# Your objective:
In the records below, copy the line that contains "Does the turtle" and each line after it, word for word, through the last.

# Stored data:
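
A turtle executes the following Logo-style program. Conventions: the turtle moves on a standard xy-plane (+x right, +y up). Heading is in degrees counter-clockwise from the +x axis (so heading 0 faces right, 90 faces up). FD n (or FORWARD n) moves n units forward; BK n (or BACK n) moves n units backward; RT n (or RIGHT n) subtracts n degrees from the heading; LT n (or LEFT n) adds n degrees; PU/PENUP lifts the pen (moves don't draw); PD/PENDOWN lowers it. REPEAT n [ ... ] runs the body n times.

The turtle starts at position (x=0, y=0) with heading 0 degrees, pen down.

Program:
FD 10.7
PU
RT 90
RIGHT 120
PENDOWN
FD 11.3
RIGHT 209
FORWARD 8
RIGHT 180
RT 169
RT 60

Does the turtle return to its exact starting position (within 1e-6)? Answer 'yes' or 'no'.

Executing turtle program step by step:
Start: pos=(0,0), heading=0, pen down
FD 10.7: (0,0) -> (10.7,0) [heading=0, draw]
PU: pen up
RT 90: heading 0 -> 270
RT 120: heading 270 -> 150
PD: pen down
FD 11.3: (10.7,0) -> (0.914,5.65) [heading=150, draw]
RT 209: heading 150 -> 301
FD 8: (0.914,5.65) -> (5.034,-1.207) [heading=301, draw]
RT 180: heading 301 -> 121
RT 169: heading 121 -> 312
RT 60: heading 312 -> 252
Final: pos=(5.034,-1.207), heading=252, 3 segment(s) drawn

Start position: (0, 0)
Final position: (5.034, -1.207)
Distance = 5.177; >= 1e-6 -> NOT closed

Answer: no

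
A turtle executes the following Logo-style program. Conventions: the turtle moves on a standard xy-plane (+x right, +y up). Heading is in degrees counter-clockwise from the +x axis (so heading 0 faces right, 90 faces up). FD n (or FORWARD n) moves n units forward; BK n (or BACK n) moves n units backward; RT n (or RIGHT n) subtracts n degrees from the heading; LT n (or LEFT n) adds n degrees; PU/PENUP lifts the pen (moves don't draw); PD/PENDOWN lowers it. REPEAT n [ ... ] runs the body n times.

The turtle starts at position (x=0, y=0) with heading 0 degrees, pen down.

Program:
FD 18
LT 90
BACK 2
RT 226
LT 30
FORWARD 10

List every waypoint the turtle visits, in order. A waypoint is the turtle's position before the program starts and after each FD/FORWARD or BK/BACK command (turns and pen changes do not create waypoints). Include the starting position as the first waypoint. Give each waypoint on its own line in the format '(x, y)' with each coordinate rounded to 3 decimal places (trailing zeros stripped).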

# Task solution:
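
Does the turtle return to its exact starting position (within 1e-6)? Answer 'yes' or 'no'.

Executing turtle program step by step:
Start: pos=(0,0), heading=0, pen down
FD 10.7: (0,0) -> (10.7,0) [heading=0, draw]
PU: pen up
RT 90: heading 0 -> 270
RT 120: heading 270 -> 150
PD: pen down
FD 11.3: (10.7,0) -> (0.914,5.65) [heading=150, draw]
RT 209: heading 150 -> 301
FD 8: (0.914,5.65) -> (5.034,-1.207) [heading=301, draw]
RT 180: heading 301 -> 121
RT 169: heading 121 -> 312
RT 60: heading 312 -> 252
Final: pos=(5.034,-1.207), heading=252, 3 segment(s) drawn

Start position: (0, 0)
Final position: (5.034, -1.207)
Distance = 5.177; >= 1e-6 -> NOT closed

Answer: no

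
A turtle executes the following Logo-style program. Conventions: the turtle moves on a standard xy-plane (+x right, +y up). Heading is in degrees counter-clockwise from the +x axis (so heading 0 faces right, 90 faces up). FD n (or FORWARD n) moves n units forward; BK n (or BACK n) moves n units backward; RT n (or RIGHT n) subtracts n degrees from the heading; LT n (or LEFT n) adds n degrees; PU/PENUP lifts the pen (moves don't draw); PD/PENDOWN lowers it. REPEAT n [ ... ] runs the body n times.

The turtle starts at position (x=0, y=0) with heading 0 degrees, pen down.

Program:
FD 18
LT 90
BACK 2
RT 226
LT 30
FORWARD 10

List every waypoint the turtle visits, in order. A waypoint is the turtle's position before the program starts and after each FD/FORWARD or BK/BACK command (turns and pen changes do not create waypoints). Include the starting position as the first waypoint. Give each waypoint on its own line in the format '(x, y)' with each coordinate rounded to 3 decimal places (trailing zeros stripped).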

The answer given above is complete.